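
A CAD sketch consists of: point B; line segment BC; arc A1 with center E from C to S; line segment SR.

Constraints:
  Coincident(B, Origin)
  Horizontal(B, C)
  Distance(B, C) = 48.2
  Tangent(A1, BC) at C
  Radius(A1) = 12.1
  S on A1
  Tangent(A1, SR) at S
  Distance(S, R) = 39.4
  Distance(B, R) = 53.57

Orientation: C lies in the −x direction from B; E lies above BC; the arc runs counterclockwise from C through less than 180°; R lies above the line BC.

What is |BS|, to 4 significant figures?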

┄┄┄┄┄┄┄┄┄┄

● PROBLEM TO SOLVE
Nothing but the lines from the one containing "Radius(A1) = 12.1" through the last line of the data above should be set down, word for word.

● ANSWER FOR THIS EXERCISE
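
  Radius(A1) = 12.1
  S on A1
  Tangent(A1, SR) at S
  Distance(S, R) = 39.4
  Distance(B, R) = 53.57

Orientation: C lies in the −x direction from B; E lies above BC; the arc runs counterclockwise from C through less than 180°; R lies above the line BC.

What is |BS|, to 4 significant figures?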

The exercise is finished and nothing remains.